------ RECORD EXCERPTS ------

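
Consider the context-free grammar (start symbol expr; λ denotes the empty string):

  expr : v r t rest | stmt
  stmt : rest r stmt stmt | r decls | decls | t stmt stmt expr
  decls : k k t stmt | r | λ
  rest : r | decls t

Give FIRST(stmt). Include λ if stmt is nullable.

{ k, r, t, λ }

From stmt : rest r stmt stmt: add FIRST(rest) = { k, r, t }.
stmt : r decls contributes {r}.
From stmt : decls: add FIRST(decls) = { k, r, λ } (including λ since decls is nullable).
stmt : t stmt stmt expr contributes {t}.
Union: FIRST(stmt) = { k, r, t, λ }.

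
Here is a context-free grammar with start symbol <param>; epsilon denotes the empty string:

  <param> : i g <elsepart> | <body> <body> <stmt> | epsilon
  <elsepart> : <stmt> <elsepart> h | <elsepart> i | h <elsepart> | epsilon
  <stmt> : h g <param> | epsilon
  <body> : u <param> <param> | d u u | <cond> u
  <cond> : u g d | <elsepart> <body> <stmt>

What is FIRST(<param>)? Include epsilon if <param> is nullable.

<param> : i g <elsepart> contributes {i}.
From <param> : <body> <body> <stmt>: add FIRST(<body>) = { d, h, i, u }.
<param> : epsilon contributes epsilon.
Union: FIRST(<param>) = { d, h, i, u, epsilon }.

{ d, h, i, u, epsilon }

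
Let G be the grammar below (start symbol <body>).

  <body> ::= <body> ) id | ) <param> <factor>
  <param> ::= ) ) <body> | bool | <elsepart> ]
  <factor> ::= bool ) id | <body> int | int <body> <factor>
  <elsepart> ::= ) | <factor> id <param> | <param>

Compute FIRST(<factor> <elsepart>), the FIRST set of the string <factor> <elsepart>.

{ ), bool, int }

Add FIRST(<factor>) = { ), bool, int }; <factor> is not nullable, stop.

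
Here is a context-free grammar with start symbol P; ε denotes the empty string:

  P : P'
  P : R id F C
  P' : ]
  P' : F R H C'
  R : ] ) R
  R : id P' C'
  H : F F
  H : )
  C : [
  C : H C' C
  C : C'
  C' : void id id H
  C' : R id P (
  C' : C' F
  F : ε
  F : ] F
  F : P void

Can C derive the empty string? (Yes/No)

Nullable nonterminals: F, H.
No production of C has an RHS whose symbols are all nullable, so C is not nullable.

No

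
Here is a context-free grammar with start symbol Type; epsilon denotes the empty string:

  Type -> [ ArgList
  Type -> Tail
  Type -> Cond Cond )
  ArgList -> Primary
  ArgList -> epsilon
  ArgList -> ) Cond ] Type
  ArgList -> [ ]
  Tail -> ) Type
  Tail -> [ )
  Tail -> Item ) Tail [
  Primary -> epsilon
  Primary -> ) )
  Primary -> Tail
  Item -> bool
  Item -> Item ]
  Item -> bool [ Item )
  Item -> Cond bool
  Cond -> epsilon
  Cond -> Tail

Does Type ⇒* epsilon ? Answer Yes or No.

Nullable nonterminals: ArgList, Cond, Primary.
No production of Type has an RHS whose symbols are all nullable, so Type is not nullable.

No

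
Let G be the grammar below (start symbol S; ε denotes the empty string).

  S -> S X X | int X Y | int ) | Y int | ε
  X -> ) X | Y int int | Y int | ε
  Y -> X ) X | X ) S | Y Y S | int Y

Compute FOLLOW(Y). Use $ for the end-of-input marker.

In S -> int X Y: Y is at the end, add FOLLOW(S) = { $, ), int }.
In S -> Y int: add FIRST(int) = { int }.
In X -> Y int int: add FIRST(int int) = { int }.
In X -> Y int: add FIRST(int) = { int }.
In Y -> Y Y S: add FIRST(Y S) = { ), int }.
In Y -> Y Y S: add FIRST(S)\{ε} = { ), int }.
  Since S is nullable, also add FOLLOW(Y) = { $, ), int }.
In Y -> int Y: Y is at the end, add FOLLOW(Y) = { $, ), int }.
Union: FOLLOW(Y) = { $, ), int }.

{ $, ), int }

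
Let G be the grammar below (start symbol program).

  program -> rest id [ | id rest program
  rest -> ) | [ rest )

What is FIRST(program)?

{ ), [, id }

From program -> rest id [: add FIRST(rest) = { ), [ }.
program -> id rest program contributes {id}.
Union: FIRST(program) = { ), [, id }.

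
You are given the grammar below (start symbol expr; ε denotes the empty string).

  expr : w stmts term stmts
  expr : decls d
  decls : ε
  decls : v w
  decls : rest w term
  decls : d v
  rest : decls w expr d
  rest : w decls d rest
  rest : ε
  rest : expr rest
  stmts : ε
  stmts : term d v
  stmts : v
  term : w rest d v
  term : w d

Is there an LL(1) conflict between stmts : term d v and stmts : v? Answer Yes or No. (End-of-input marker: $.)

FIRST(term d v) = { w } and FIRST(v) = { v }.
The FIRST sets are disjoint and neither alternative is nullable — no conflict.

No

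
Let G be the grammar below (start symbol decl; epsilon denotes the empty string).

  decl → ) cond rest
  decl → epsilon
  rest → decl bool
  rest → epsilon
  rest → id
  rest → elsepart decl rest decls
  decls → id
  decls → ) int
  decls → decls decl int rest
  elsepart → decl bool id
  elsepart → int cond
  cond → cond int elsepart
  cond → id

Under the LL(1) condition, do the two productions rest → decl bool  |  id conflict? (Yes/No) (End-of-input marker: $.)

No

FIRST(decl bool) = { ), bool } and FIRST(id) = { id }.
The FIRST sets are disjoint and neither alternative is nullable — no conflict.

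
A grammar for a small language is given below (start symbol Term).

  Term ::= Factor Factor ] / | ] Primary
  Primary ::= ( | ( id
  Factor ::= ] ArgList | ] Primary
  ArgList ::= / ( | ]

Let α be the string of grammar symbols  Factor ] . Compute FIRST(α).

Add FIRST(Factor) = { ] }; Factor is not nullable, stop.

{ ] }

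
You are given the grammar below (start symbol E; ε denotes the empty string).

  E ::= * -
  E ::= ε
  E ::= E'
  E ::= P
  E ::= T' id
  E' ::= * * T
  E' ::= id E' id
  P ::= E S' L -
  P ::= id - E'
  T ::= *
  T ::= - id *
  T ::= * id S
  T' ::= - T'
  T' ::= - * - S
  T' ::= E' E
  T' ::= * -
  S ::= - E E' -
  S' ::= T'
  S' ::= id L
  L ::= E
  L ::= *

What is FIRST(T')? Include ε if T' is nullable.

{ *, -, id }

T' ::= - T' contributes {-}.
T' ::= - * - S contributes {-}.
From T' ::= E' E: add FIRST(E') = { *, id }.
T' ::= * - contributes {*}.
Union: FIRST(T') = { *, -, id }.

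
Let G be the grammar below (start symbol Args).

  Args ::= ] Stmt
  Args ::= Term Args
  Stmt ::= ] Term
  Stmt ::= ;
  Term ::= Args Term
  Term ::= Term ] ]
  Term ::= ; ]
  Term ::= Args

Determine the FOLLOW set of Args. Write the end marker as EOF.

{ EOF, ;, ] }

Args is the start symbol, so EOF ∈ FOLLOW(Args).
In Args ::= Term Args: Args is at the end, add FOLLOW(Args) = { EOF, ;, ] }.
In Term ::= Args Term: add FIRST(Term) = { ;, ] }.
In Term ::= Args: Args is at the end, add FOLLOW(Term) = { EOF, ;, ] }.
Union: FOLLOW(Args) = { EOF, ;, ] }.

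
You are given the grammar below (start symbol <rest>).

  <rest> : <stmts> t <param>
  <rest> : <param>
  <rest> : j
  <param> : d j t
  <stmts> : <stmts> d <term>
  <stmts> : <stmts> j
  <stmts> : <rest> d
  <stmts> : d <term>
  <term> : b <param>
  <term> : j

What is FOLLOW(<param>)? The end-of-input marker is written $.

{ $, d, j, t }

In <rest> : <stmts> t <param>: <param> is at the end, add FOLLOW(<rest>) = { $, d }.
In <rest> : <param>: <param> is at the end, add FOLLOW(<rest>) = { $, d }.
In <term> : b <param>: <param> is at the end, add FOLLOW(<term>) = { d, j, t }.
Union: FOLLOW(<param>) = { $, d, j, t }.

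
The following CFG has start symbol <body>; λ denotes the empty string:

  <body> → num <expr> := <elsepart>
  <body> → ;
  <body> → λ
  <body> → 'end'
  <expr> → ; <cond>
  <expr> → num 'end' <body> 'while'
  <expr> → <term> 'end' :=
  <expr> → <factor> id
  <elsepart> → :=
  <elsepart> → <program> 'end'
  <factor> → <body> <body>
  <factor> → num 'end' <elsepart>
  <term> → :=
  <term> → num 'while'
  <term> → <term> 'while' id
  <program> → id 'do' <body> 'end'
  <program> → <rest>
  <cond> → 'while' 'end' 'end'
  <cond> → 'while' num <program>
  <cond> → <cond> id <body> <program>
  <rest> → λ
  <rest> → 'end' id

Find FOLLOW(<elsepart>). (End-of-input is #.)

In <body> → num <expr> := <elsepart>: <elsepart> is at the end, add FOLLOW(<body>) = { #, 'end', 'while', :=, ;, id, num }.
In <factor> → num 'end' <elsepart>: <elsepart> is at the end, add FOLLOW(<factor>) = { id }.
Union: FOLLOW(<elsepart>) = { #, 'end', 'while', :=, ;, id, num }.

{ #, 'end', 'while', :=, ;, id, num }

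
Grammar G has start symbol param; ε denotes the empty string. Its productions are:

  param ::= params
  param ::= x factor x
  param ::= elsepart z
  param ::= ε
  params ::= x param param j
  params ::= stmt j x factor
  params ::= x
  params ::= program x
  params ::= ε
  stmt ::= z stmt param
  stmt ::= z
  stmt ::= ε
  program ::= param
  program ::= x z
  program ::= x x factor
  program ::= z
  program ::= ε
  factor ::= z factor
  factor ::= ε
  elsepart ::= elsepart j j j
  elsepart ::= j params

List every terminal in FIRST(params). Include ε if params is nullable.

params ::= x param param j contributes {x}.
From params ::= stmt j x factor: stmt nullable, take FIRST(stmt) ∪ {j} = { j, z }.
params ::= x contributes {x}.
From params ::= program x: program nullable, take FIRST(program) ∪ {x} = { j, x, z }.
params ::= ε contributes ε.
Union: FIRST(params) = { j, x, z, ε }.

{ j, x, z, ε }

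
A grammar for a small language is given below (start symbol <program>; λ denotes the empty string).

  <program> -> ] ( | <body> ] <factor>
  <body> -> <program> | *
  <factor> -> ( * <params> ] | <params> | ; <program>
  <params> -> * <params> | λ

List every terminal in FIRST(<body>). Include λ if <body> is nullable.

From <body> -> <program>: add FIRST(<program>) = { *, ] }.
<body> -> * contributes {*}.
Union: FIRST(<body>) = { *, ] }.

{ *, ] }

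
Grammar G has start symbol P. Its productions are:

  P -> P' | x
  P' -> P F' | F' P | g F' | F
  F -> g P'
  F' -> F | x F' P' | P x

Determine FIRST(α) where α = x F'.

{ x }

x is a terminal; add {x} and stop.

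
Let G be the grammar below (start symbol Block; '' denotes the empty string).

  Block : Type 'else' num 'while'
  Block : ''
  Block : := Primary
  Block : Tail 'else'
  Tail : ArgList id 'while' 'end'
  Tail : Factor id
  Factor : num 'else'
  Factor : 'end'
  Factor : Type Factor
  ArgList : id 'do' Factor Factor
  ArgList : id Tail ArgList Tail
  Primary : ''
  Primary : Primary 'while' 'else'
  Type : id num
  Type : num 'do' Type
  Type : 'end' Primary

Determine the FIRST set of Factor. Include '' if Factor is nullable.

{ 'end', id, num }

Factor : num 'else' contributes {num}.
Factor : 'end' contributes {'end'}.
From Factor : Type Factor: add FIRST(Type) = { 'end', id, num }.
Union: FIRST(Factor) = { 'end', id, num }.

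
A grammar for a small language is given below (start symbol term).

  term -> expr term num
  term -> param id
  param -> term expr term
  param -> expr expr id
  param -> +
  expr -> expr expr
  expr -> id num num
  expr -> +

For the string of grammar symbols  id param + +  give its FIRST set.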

------

> [EXERCISE DESCRIPTION] Which lines above run from the one containing "What is FIRST(T')?" down to the one containing "<param> : d j t"? Repeat exactly those, both ends included, and nothing else.

> [RESPONSE AREA]
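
What is FIRST(T')? Include ε if T' is nullable.

{ *, -, id }

T' ::= - T' contributes {-}.
T' ::= - * - S contributes {-}.
From T' ::= E' E: add FIRST(E') = { *, id }.
T' ::= * - contributes {*}.
Union: FIRST(T') = { *, -, id }.

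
Let G be the grammar below (start symbol Args).

  Args ::= ] Stmt
  Args ::= Term Args
  Stmt ::= ] Term
  Stmt ::= ;
  Term ::= Args Term
  Term ::= Term ] ]
  Term ::= ; ]
  Term ::= Args

Determine the FOLLOW set of Args. Write the end marker as EOF.

{ EOF, ;, ] }

Args is the start symbol, so EOF ∈ FOLLOW(Args).
In Args ::= Term Args: Args is at the end, add FOLLOW(Args) = { EOF, ;, ] }.
In Term ::= Args Term: add FIRST(Term) = { ;, ] }.
In Term ::= Args: Args is at the end, add FOLLOW(Term) = { EOF, ;, ] }.
Union: FOLLOW(Args) = { EOF, ;, ] }.

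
You are given the grammar below (start symbol <rest>).

  <rest> : <stmts> t <param>
  <rest> : <param>
  <rest> : j
  <param> : d j t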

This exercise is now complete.